▶ _PROBLEM TO WORK ON_
Copy out every line below without alteration.

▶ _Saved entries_
┌────────
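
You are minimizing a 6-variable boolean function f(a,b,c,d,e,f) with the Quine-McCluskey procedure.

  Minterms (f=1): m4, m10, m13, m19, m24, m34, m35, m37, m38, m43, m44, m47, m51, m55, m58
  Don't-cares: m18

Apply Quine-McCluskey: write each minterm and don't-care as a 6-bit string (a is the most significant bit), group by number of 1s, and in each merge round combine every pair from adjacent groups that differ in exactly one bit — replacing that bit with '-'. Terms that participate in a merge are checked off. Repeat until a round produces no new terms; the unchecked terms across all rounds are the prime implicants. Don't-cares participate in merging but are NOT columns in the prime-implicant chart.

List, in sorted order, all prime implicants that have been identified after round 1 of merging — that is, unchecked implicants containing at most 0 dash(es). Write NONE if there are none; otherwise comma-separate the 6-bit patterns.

000100, 001010, 001101, 011000, 100101, 101100, 111010

[col 0] 000100, 001010, 001101, 010010*, 010011*, 011000, 100010*, 100011*, 100101, 100110*, 101011*, 101100, 101111*, 110011*, 110111*, 111010
[col 1] -10011, 01001-, 1-0011, 10-011, 100-10, 10001-, 101-11, 110-11
Prime implicants: -10011, 000100, 001010, 001101, 01001-, 011000, 1-0011, 10-011, 100-10, 10001-, 100101, 101-11, 101100, 110-11, 111010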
└────────
▶ _YOUR SOLUTION_
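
You are minimizing a 6-variable boolean function f(a,b,c,d,e,f) with the Quine-McCluskey procedure.

  Minterms (f=1): m4, m10, m13, m19, m24, m34, m35, m37, m38, m43, m44, m47, m51, m55, m58
  Don't-cares: m18

Apply Quine-McCluskey: write each minterm and don't-care as a 6-bit string (a is the most significant bit), group by number of 1s, and in each merge round combine every pair from adjacent groups that differ in exactly one bit — replacing that bit with '-'. Terms that participate in a merge are checked off. Repeat until a round produces no new terms; the unchecked terms across all rounds are the prime implicants. Don't-cares participate in merging but are NOT columns in the prime-implicant chart.

List, in sorted order, all prime implicants that have been identified after round 1 of merging — that is, unchecked implicants containing at most 0 dash(es). Write NONE if there are none; otherwise comma-separate the 6-bit patterns.

000100, 001010, 001101, 011000, 100101, 101100, 111010

[col 0] 000100, 001010, 001101, 010010*, 010011*, 011000, 100010*, 100011*, 100101, 100110*, 101011*, 101100, 101111*, 110011*, 110111*, 111010
[col 1] -10011, 01001-, 1-0011, 10-011, 100-10, 10001-, 101-11, 110-11
Prime implicants: -10011, 000100, 001010, 001101, 01001-, 011000, 1-0011, 10-011, 100-10, 10001-, 100101, 101-11, 101100, 110-11, 111010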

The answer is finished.